[Stored items]
BEGIN

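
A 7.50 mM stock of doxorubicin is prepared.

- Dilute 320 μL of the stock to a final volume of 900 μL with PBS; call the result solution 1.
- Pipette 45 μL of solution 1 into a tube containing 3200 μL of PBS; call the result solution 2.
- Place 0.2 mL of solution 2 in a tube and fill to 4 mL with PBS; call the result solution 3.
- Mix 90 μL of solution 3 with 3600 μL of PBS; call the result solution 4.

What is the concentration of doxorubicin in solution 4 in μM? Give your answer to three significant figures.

0.0451 μM

Step 1: 320 μL brought to 900 μL → factor 900/320 = 2.8125
Step 2: 45 μL + 3200 μL = 3245 μL total → factor 3245/45 = 72.111
Step 3: 0.2 mL brought to 4 mL → factor 4/0.2 = 20
Step 4: 90 μL + 3600 μL = 3690 μL total → factor 3690/90 = 41
Overall dilution factor = 2.8125 × 72.111 × 20 × 41 = 1.6631 × 10^5
Final = 7.50 mM / 1.6631 × 10^5 = 4.510 × 10^-5 mM = 0.0451 μM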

END

Nothing should be left out: repeat all of the data exactly.

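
A 7.50 mM stock of doxorubicin is prepared.

- Dilute 320 μL of the stock to a final volume of 900 μL with PBS; call the result solution 1.
- Pipette 45 μL of solution 1 into a tube containing 3200 μL of PBS; call the result solution 2.
- Place 0.2 mL of solution 2 in a tube and fill to 4 mL with PBS; call the result solution 3.
- Mix 90 μL of solution 3 with 3600 μL of PBS; call the result solution 4.

What is the concentration of doxorubicin in solution 4 in μM? Give your answer to three significant figures.

0.0451 μM

Step 1: 320 μL brought to 900 μL → factor 900/320 = 2.8125
Step 2: 45 μL + 3200 μL = 3245 μL total → factor 3245/45 = 72.111
Step 3: 0.2 mL brought to 4 mL → factor 4/0.2 = 20
Step 4: 90 μL + 3600 μL = 3690 μL total → factor 3690/90 = 41
Overall dilution factor = 2.8125 × 72.111 × 20 × 41 = 1.6631 × 10^5
Final = 7.50 mM / 1.6631 × 10^5 = 4.510 × 10^-5 mM = 0.0451 μM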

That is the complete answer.